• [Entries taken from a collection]

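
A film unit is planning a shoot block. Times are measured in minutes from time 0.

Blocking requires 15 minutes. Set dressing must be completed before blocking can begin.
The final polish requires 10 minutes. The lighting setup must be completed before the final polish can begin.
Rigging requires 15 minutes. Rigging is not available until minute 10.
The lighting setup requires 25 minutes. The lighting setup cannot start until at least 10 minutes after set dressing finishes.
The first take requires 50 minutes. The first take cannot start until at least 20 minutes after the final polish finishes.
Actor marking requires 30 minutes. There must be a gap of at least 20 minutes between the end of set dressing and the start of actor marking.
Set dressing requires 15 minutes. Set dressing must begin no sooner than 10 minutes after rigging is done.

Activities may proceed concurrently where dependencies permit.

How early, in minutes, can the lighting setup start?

60

Rigging cannot begin until its own release at minute 10. It runs from minute 10 to 10 + 15 = minute 25.
Set dressing cannot begin until rigging (finishes minute 25, plus 10-minute gap → minute 35). It runs from minute 35 to 35 + 15 = minute 50.
The lighting setup waits on set dressing (finishes minute 50, plus 10-minute gap → minute 60), so the earliest it can start is minute 60.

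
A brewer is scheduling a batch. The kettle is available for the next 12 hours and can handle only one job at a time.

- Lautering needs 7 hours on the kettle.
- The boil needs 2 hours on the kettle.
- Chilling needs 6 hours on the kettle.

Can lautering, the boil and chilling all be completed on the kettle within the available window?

Running back to back, the jobs need 7 + 2 + 6 = 15 hours on the kettle.
Since 15 > 12, they cannot all fit.

No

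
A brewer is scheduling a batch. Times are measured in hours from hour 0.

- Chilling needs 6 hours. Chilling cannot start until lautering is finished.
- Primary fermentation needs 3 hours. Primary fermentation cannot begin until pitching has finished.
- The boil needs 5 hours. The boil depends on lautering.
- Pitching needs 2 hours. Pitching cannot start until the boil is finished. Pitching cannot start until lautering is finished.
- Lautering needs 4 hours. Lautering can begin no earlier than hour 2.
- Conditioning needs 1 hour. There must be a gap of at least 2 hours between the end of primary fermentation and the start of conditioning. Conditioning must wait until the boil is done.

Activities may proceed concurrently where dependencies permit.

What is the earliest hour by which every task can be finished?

Lautering cannot begin until its own release at hour 2. It runs from hour 2 to 2 + 4 = hour 6.
Chilling waits on lautering (finishes hour 6), so it starts at hour 6 and finishes at 6 + 6 = hour 12.
The boil cannot begin until lautering (finishes hour 6). It runs from hour 6 to 6 + 5 = hour 11.
For pitching: the boil (finishes hour 11); lautering (finishes hour 6). Taking the maximum gives a start of hour 11, and it finishes at 11 + 2 = hour 13.
After pitching (finishes hour 13), primary fermentation can start at hour 13 and finishes at hour 16.
Conditioning has to wait for primary fermentation (finishes hour 16, plus 2-hour gap → hour 18); the boil (finishes hour 11). The latest of these is hour 18, so conditioning runs hour 18 to 18 + 1 = hour 19.
All tasks are finished once the last one completes. Finish times: Lautering at 6, The boil at 11, Chilling at 12, Pitching at 13, Primary fermentation at 16, Conditioning at 19. The latest is hour 19.

19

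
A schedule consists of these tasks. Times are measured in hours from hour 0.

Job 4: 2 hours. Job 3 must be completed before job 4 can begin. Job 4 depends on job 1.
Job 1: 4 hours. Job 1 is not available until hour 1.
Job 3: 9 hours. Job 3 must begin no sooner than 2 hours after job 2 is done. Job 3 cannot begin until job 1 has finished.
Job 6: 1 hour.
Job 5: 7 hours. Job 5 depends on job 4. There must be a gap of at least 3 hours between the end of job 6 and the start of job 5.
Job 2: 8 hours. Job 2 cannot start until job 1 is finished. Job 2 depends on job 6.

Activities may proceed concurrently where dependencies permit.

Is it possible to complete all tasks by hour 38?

Yes

Job 6 can start immediately at hour 0; it finishes at hour 1.
Job 1 cannot begin until its own release at hour 1. It runs from hour 1 to 1 + 4 = hour 5.
Job 2 needs all of job 1 (finishes hour 5); job 6 (finishes hour 1). That puts its earliest start at hour 5; it finishes at 5 + 8 = hour 13.
Job 3 needs all of job 2 (finishes hour 13, plus 2-hour gap → hour 15); job 1 (finishes hour 5). That puts its earliest start at hour 15; it finishes at 15 + 9 = hour 24.
Job 4 has to wait for job 3 (finishes hour 24); job 1 (finishes hour 5). The latest of these is hour 24, so job 4 runs hour 24 to 24 + 2 = hour 26.
Job 5 has to wait for job 4 (finishes hour 26); job 6 (finishes hour 1, plus 3-hour gap → hour 4). The latest of these is hour 26, so job 5 runs hour 26 to 26 + 7 = hour 33.
Every task is finished by hour 33, which is no later than the deadline of 38, so the schedule is feasible.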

• [AIM OF THE EXERCISE] Without omitting anything, reproduce the whole of the data.

• [ANSWER SPACE]
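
A film unit is planning a shoot block. Times are measured in minutes from time 0.

Blocking requires 15 minutes. Set dressing must be completed before blocking can begin.
The final polish requires 10 minutes. The lighting setup must be completed before the final polish can begin.
Rigging requires 15 minutes. Rigging is not available until minute 10.
The lighting setup requires 25 minutes. The lighting setup cannot start until at least 10 minutes after set dressing finishes.
The first take requires 50 minutes. The first take cannot start until at least 20 minutes after the final polish finishes.
Actor marking requires 30 minutes. There must be a gap of at least 20 minutes between the end of set dressing and the start of actor marking.
Set dressing requires 15 minutes. Set dressing must begin no sooner than 10 minutes after rigging is done.

Activities may proceed concurrently where dependencies permit.

How early, in minutes, can the lighting setup start?

60

Rigging cannot begin until its own release at minute 10. It runs from minute 10 to 10 + 15 = minute 25.
Set dressing cannot begin until rigging (finishes minute 25, plus 10-minute gap → minute 35). It runs from minute 35 to 35 + 15 = minute 50.
The lighting setup waits on set dressing (finishes minute 50, plus 10-minute gap → minute 60), so the earliest it can start is minute 60.

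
A brewer is scheduling a batch. The kettle is available for the next 12 hours and can handle only one job at a time.

- Lautering needs 7 hours on the kettle.
- The boil needs 2 hours on the kettle.
- Chilling needs 6 hours on the kettle.

Can lautering, the boil and chilling all be completed on the kettle within the available window?

Running back to back, the jobs need 7 + 2 + 6 = 15 hours on the kettle.
Since 15 > 12, they cannot all fit.

No

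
A brewer is scheduling a batch. Times are measured in hours from hour 0.

- Chilling needs 6 hours. Chilling cannot start until lautering is finished.
- Primary fermentation needs 3 hours. Primary fermentation cannot begin until pitching has finished.
- The boil needs 5 hours. The boil depends on lautering.
- Pitching needs 2 hours. Pitching cannot start until the boil is finished. Pitching cannot start until lautering is finished.
- Lautering needs 4 hours. Lautering can begin no earlier than hour 2.
- Conditioning needs 1 hour. There must be a gap of at least 2 hours between the end of primary fermentation and the start of conditioning. Conditioning must wait until the boil is done.

Activities may proceed concurrently where dependencies permit.

What is the earliest hour by which every task can be finished?

Lautering cannot begin until its own release at hour 2. It runs from hour 2 to 2 + 4 = hour 6.
Chilling waits on lautering (finishes hour 6), so it starts at hour 6 and finishes at 6 + 6 = hour 12.
The boil cannot begin until lautering (finishes hour 6). It runs from hour 6 to 6 + 5 = hour 11.
For pitching: the boil (finishes hour 11); lautering (finishes hour 6). Taking the maximum gives a start of hour 11, and it finishes at 11 + 2 = hour 13.
After pitching (finishes hour 13), primary fermentation can start at hour 13 and finishes at hour 16.
Conditioning has to wait for primary fermentation (finishes hour 16, plus 2-hour gap → hour 18); the boil (finishes hour 11). The latest of these is hour 18, so conditioning runs hour 18 to 18 + 1 = hour 19.
All tasks are finished once the last one completes. Finish times: Lautering at 6, The boil at 11, Chilling at 12, Pitching at 13, Primary fermentation at 16, Conditioning at 19. The latest is hour 19.

19

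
A schedule consists of these tasks. Times are measured in hours from hour 0.

Job 4: 2 hours. Job 3 must be completed before job 4 can begin. Job 4 depends on job 1.
Job 1: 4 hours. Job 1 is not available until hour 1.
Job 3: 9 hours. Job 3 must begin no sooner than 2 hours after job 2 is done. Job 3 cannot begin until job 1 has finished.
Job 6: 1 hour.
Job 5: 7 hours. Job 5 depends on job 4. There must be a gap of at least 3 hours between the end of job 6 and the start of job 5.
Job 2: 8 hours. Job 2 cannot start until job 1 is finished. Job 2 depends on job 6.

Activities may proceed concurrently where dependencies permit.

Is it possible to complete all tasks by hour 38?

Yes

Job 6 can start immediately at hour 0; it finishes at hour 1.
Job 1 cannot begin until its own release at hour 1. It runs from hour 1 to 1 + 4 = hour 5.
Job 2 needs all of job 1 (finishes hour 5); job 6 (finishes hour 1). That puts its earliest start at hour 5; it finishes at 5 + 8 = hour 13.
Job 3 needs all of job 2 (finishes hour 13, plus 2-hour gap → hour 15); job 1 (finishes hour 5). That puts its earliest start at hour 15; it finishes at 15 + 9 = hour 24.
Job 4 has to wait for job 3 (finishes hour 24); job 1 (finishes hour 5). The latest of these is hour 24, so job 4 runs hour 24 to 24 + 2 = hour 26.
Job 5 has to wait for job 4 (finishes hour 26); job 6 (finishes hour 1, plus 3-hour gap → hour 4). The latest of these is hour 26, so job 5 runs hour 26 to 26 + 7 = hour 33.
Every task is finished by hour 33, which is no later than the deadline of 38, so the schedule is feasible.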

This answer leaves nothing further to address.